_About this task_
From the records below, copy the lines that include "means".

_Input records_

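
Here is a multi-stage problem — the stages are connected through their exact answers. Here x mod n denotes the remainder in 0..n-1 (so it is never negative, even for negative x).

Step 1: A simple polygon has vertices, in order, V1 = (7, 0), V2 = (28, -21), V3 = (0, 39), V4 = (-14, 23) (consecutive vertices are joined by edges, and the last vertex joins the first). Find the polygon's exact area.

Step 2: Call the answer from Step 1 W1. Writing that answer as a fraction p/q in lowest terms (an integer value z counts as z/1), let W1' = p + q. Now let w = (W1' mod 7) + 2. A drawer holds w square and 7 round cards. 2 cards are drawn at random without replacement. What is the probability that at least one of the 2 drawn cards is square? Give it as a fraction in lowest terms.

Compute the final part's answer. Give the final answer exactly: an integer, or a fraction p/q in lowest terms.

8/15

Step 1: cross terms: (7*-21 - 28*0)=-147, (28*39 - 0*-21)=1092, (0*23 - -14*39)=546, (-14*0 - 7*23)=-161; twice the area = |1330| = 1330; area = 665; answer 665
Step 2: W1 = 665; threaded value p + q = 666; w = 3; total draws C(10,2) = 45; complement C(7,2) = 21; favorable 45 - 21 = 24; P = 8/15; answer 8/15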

==

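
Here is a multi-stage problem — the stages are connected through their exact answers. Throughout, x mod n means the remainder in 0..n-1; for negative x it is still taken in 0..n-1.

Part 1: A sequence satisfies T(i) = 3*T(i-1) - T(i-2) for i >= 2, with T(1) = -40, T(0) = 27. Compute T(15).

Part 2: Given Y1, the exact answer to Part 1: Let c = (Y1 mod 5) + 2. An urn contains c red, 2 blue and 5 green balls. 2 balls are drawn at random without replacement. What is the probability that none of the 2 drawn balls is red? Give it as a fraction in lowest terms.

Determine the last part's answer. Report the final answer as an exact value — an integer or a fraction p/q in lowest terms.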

--

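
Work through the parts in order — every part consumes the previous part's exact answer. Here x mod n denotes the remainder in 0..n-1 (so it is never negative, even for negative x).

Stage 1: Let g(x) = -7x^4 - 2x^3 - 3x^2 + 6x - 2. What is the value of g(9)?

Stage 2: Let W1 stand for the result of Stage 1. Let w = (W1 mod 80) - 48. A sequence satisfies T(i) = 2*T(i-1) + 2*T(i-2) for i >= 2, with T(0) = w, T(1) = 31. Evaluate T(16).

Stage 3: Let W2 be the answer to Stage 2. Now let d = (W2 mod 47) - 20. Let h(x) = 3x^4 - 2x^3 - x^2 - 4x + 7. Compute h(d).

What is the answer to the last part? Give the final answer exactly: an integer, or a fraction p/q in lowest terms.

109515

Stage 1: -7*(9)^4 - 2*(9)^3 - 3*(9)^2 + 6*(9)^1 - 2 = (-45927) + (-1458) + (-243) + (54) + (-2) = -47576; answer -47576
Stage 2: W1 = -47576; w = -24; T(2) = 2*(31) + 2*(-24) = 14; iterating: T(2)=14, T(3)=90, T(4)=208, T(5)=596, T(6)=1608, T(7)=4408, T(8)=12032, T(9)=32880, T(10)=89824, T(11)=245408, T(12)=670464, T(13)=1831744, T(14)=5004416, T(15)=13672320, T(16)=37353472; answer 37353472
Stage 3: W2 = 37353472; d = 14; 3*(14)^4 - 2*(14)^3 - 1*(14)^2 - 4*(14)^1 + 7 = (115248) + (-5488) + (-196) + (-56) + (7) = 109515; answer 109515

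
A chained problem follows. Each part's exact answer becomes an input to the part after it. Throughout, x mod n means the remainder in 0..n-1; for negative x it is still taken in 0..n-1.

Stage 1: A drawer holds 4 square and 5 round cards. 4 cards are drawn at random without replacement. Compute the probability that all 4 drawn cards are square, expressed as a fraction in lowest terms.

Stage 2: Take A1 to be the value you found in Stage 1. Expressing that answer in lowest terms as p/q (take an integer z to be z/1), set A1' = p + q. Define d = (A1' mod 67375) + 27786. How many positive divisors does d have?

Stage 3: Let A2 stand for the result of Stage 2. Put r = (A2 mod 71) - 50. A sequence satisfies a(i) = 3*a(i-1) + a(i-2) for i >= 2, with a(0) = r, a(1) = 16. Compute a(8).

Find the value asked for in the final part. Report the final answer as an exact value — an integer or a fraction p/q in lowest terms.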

_Result for this exercise_
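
Here is a multi-stage problem — the stages are connected through their exact answers. Throughout, x mod n means the remainder in 0..n-1; for negative x it is still taken in 0..n-1.
A chained problem follows. Each part's exact answer becomes an input to the part after it. Throughout, x mod n means the remainder in 0..n-1; for negative x it is still taken in 0..n-1.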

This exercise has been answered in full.